- [Your task] Pick out the lines in the listing below that contain the word "friction" and copy them.

- [Dataset content]
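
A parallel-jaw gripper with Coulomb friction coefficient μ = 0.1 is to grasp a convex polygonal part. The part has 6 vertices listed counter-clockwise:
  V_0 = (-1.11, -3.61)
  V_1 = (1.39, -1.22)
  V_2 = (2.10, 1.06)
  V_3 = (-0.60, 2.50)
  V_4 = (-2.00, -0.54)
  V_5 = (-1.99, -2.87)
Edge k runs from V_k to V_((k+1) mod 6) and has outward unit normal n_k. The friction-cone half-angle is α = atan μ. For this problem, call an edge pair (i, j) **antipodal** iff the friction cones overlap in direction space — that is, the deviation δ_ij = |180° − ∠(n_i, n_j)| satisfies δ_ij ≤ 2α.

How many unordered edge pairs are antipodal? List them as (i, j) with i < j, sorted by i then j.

count = 1; pairs: (1,3)

α = atan 0.1 = 5.71°;  2α = 11.42°
n_0 = (+0.6910, -0.7228)
n_1 = (+0.9548, -0.2973)
n_2 = (+0.4706, +0.8824)
n_3 = (-0.9083, +0.4183)
n_4 = (-1.0000, -0.0043)
n_5 = (-0.6436, -0.7654)
  (0,1): δ = 151.01°  ·
  (0,2): δ = 71.78°  ·
  (0,3): δ = 21.56°  ·
  (0,4): δ = 46.53°  ·
  (0,5): δ = 96.23°  ·
  (1,2): δ = 100.78°  ·
  (1,3): δ = 7.43°  ✓
  (1,4): δ = 17.54°  ·
  (1,5): δ = 67.24°  ·
  (2,3): δ = 86.65°  ·
  (2,4): δ = 61.68°  ·
  (2,5): δ = 11.99°  ·
  (3,4): δ = 155.03°  ·
  (3,5): δ = 105.33°  ·
  (4,5): δ = 130.31°  ·
antipodal pairs: 1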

- [Exercise solution]
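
A parallel-jaw gripper with Coulomb friction coefficient μ = 0.1 is to grasp a convex polygonal part. The part has 6 vertices listed counter-clockwise:
Edge k runs from V_k to V_((k+1) mod 6) and has outward unit normal n_k. The friction-cone half-angle is α = atan μ. For this problem, call an edge pair (i, j) **antipodal** iff the friction cones overlap in direction space — that is, the deviation δ_ij = |180° − ∠(n_i, n_j)| satisfies δ_ij ≤ 2α.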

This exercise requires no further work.